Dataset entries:
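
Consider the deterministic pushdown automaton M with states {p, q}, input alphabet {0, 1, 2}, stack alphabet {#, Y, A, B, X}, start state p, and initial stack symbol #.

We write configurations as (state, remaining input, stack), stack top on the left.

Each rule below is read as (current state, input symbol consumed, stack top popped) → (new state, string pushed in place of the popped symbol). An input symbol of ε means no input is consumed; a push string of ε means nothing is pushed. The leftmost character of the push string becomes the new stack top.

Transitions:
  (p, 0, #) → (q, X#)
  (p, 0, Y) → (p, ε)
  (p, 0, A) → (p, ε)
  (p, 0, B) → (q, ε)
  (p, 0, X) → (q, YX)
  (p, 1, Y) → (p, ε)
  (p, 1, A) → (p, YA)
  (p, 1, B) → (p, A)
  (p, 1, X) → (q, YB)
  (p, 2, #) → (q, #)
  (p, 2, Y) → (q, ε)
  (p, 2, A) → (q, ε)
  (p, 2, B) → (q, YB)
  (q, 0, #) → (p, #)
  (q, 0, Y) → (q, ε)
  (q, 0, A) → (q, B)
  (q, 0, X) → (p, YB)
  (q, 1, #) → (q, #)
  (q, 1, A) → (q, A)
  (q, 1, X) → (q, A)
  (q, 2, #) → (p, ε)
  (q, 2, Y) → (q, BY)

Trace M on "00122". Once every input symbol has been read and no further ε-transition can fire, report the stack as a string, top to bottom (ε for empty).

(p, 00122, #)
  read 0, top #: go to q, push X# → (q, 0122, X#)
  read 0, top X: go to p, push YB → (p, 122, YB#)
  read 1, top Y: go to p, push ε → (p, 22, B#)
  read 2, top B: go to q, push YB → (q, 2, YB#)
  read 2, top Y: go to q, push BY → (q, ε, BYB#)
All input consumed in state q with stack BYB#.

BYB#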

> **PROBLEM DESCRIPTION**
Every entry must be output again exactly as it was given.

> **EXERCISE RESPONSE**
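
Consider the deterministic pushdown automaton M with states {p, q}, input alphabet {0, 1, 2}, stack alphabet {#, Y, A, B, X}, start state p, and initial stack symbol #.

We write configurations as (state, remaining input, stack), stack top on the left.

Each rule below is read as (current state, input symbol consumed, stack top popped) → (new state, string pushed in place of the popped symbol). An input symbol of ε means no input is consumed; a push string of ε means nothing is pushed. The leftmost character of the push string becomes the new stack top.

Transitions:
  (p, 0, #) → (q, X#)
  (p, 0, Y) → (p, ε)
  (p, 0, A) → (p, ε)
  (p, 0, B) → (q, ε)
  (p, 0, X) → (q, YX)
  (p, 1, Y) → (p, ε)
  (p, 1, A) → (p, YA)
  (p, 1, B) → (p, A)
  (p, 1, X) → (q, YB)
  (p, 2, #) → (q, #)
  (p, 2, Y) → (q, ε)
  (p, 2, A) → (q, ε)
  (p, 2, B) → (q, YB)
  (q, 0, #) → (p, #)
  (q, 0, Y) → (q, ε)
  (q, 0, A) → (q, B)
  (q, 0, X) → (p, YB)
  (q, 1, #) → (q, #)
  (q, 1, A) → (q, A)
  (q, 1, X) → (q, A)
  (q, 2, #) → (p, ε)
  (q, 2, Y) → (q, BY)

Trace M on "00122". Once every input symbol has been read and no further ε-transition can fire, report the stack as a string, top to bottom (ε for empty).

(p, 00122, #)
  read 0, top #: go to q, push X# → (q, 0122, X#)
  read 0, top X: go to p, push YB → (p, 122, YB#)
  read 1, top Y: go to p, push ε → (p, 22, B#)
  read 2, top B: go to q, push YB → (q, 2, YB#)
  read 2, top Y: go to q, push BY → (q, ε, BYB#)
All input consumed in state q with stack BYB#.

BYB#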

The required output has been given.